Exercise objective:
The expected output is the set of lines below beginning at the one that contains "A shell is fired with" and ending at the final line, reproduced exactly.

Exercise data:
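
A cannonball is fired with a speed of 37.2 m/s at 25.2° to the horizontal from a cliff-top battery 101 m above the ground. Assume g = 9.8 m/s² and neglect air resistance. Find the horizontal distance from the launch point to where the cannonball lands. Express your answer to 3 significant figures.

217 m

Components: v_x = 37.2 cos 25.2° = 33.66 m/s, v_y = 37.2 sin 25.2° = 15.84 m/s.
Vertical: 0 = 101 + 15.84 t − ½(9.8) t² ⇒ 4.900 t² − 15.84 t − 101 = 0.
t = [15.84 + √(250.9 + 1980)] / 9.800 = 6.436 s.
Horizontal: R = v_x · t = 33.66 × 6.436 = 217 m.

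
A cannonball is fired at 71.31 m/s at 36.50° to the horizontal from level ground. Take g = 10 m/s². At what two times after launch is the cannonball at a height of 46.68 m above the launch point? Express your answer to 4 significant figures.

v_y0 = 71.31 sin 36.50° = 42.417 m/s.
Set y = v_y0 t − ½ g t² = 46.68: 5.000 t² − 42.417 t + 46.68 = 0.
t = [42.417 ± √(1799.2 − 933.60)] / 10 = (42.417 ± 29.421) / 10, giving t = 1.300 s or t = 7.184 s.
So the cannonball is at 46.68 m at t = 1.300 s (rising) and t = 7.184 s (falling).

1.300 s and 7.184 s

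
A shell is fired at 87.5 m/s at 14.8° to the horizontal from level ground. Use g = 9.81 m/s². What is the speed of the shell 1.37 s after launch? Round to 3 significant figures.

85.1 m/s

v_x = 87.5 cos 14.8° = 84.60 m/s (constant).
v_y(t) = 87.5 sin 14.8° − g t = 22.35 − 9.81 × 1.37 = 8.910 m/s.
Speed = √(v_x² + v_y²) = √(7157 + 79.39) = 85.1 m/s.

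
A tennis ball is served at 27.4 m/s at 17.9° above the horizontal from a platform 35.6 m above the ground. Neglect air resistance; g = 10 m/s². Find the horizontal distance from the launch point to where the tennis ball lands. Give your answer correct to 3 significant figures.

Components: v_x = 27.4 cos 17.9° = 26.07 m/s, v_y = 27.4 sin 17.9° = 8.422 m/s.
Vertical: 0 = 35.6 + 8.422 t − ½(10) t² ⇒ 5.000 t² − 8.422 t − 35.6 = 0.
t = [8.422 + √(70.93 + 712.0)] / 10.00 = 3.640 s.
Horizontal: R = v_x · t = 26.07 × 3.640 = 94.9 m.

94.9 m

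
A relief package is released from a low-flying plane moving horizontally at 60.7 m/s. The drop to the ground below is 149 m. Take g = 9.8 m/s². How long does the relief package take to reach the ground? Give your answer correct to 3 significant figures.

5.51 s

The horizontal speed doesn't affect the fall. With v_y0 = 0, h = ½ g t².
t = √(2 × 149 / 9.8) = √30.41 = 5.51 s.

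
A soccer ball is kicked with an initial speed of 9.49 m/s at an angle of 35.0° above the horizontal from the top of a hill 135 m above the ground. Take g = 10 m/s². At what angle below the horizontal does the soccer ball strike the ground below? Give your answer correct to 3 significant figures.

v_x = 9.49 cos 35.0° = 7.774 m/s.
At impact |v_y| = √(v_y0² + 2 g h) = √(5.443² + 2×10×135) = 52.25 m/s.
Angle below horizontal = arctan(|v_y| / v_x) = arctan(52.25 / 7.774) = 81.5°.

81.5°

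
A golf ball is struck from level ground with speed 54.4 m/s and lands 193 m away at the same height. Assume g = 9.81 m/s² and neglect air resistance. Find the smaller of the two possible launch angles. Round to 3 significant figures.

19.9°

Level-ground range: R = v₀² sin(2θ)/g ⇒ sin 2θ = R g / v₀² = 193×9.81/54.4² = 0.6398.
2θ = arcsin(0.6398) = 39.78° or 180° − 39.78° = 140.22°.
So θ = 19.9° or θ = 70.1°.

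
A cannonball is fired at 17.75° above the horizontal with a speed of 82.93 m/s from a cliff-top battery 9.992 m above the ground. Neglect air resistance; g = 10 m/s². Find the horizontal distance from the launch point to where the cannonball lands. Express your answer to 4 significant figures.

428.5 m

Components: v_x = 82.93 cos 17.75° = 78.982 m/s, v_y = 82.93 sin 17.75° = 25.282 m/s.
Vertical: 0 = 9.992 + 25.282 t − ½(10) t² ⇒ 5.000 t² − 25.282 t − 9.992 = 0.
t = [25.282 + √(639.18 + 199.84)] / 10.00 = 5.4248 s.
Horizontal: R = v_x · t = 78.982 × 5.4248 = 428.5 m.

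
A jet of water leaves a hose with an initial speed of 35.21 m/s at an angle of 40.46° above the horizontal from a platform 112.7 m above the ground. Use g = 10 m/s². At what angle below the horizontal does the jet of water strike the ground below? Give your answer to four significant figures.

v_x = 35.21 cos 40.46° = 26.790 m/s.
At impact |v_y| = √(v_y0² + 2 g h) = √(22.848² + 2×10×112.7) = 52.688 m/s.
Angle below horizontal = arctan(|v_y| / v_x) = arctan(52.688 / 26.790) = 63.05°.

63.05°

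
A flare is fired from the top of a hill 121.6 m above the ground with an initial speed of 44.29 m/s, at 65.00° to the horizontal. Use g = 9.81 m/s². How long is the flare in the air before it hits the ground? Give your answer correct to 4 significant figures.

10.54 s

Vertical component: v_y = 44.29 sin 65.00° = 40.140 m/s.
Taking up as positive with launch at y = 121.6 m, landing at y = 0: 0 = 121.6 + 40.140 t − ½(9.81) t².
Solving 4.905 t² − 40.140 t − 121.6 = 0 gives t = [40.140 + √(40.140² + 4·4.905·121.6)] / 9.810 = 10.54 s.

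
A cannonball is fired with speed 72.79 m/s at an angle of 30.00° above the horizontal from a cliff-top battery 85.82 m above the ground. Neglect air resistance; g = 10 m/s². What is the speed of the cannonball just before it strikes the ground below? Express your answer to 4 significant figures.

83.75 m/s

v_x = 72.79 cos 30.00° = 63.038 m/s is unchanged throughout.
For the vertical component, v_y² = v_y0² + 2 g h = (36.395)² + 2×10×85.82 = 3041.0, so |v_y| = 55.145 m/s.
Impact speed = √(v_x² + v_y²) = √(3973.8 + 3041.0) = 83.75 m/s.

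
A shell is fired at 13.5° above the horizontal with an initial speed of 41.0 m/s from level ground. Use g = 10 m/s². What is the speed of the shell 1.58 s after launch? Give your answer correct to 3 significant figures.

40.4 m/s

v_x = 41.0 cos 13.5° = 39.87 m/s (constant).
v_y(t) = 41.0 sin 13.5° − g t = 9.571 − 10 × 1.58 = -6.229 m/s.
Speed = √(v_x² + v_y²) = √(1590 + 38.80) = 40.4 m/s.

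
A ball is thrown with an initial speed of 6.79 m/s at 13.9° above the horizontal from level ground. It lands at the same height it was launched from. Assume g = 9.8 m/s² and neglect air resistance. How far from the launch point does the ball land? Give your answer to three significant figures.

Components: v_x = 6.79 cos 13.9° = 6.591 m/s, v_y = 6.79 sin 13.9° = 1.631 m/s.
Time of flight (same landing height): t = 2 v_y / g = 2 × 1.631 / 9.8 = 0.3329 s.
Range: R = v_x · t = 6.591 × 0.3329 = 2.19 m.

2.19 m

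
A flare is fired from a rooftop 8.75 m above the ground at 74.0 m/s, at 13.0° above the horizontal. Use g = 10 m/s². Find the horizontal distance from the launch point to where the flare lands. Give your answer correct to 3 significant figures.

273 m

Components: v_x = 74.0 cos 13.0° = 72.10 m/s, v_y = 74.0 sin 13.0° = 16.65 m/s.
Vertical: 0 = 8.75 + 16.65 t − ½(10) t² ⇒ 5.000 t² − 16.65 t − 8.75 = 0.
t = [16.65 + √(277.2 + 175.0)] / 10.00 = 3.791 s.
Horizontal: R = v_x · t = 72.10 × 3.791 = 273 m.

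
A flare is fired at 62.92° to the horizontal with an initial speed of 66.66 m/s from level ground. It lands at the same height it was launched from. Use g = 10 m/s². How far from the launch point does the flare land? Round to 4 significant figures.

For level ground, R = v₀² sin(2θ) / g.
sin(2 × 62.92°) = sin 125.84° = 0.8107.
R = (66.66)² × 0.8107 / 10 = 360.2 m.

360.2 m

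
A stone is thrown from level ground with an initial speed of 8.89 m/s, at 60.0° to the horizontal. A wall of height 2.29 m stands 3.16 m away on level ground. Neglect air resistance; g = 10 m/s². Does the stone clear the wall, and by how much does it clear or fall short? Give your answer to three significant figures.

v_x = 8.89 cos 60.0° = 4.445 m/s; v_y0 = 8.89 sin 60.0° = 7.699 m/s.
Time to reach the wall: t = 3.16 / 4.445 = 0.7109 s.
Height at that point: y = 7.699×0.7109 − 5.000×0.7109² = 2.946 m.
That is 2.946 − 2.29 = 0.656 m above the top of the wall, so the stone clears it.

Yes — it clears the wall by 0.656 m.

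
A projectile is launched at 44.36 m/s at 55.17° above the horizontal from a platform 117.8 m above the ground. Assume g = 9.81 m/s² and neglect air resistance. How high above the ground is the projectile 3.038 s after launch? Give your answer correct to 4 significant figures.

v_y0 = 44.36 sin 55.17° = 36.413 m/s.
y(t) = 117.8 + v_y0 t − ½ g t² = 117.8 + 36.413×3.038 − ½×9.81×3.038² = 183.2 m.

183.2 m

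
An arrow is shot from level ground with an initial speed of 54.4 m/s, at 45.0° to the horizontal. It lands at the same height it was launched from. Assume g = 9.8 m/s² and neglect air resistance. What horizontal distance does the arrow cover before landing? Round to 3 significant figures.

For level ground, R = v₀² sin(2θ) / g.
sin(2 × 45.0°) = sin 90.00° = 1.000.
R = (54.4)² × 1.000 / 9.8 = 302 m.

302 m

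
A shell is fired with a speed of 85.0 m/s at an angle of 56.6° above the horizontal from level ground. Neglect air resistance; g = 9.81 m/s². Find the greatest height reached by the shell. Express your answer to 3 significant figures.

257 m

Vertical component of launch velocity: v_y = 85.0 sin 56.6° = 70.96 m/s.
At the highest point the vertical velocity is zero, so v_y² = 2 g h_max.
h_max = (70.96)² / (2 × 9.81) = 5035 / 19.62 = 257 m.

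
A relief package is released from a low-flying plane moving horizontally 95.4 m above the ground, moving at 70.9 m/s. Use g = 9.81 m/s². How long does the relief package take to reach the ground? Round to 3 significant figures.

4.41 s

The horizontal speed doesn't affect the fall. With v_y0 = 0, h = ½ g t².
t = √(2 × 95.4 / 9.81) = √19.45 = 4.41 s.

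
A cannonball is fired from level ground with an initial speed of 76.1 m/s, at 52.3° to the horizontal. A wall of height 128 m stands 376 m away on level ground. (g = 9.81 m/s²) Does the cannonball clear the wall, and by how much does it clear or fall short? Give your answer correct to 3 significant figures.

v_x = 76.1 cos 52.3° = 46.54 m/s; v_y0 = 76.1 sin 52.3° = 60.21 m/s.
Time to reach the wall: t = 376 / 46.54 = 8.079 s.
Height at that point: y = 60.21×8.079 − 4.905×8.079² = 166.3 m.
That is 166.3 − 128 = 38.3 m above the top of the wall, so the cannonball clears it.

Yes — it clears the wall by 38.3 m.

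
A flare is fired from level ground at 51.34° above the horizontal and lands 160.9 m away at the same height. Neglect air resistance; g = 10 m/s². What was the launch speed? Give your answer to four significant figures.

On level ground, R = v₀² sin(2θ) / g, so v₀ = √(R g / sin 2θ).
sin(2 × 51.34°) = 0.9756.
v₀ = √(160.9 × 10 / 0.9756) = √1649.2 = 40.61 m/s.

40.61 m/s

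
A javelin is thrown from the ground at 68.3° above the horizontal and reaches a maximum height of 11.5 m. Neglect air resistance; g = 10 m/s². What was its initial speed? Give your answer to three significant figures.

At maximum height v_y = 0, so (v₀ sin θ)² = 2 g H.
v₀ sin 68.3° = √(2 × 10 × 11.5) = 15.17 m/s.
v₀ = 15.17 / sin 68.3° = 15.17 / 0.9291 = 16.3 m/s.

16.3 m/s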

Answer to the problem:
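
A shell is fired with a speed of 85.0 m/s at an angle of 56.6° above the horizontal from level ground. Neglect air resistance; g = 9.81 m/s². Find the greatest height reached by the shell. Express your answer to 3 significant figures.

257 m

Vertical component of launch velocity: v_y = 85.0 sin 56.6° = 70.96 m/s.
At the highest point the vertical velocity is zero, so v_y² = 2 g h_max.
h_max = (70.96)² / (2 × 9.81) = 5035 / 19.62 = 257 m.

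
A relief package is released from a low-flying plane moving horizontally 95.4 m above the ground, moving at 70.9 m/s. Use g = 9.81 m/s². How long does the relief package take to reach the ground? Round to 3 significant figures.

4.41 s

The horizontal speed doesn't affect the fall. With v_y0 = 0, h = ½ g t².
t = √(2 × 95.4 / 9.81) = √19.45 = 4.41 s.

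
A cannonball is fired from level ground with an initial speed of 76.1 m/s, at 52.3° to the horizontal. A wall of height 128 m stands 376 m away on level ground. (g = 9.81 m/s²) Does the cannonball clear the wall, and by how much does it clear or fall short? Give your answer correct to 3 significant figures.

v_x = 76.1 cos 52.3° = 46.54 m/s; v_y0 = 76.1 sin 52.3° = 60.21 m/s.
Time to reach the wall: t = 376 / 46.54 = 8.079 s.
Height at that point: y = 60.21×8.079 − 4.905×8.079² = 166.3 m.
That is 166.3 − 128 = 38.3 m above the top of the wall, so the cannonball clears it.

Yes — it clears the wall by 38.3 m.

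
A flare is fired from level ground at 51.34° above the horizontal and lands 160.9 m away at the same height. Neglect air resistance; g = 10 m/s². What was the launch speed? Give your answer to four significant figures.

On level ground, R = v₀² sin(2θ) / g, so v₀ = √(R g / sin 2θ).
sin(2 × 51.34°) = 0.9756.
v₀ = √(160.9 × 10 / 0.9756) = √1649.2 = 40.61 m/s.

40.61 m/s

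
A javelin is thrown from the ground at 68.3° above the horizontal and reaches a maximum height of 11.5 m. Neglect air resistance; g = 10 m/s². What was its initial speed? Give your answer to three significant figures.

At maximum height v_y = 0, so (v₀ sin θ)² = 2 g H.
v₀ sin 68.3° = √(2 × 10 × 11.5) = 15.17 m/s.
v₀ = 15.17 / sin 68.3° = 15.17 / 0.9291 = 16.3 m/s.

16.3 m/s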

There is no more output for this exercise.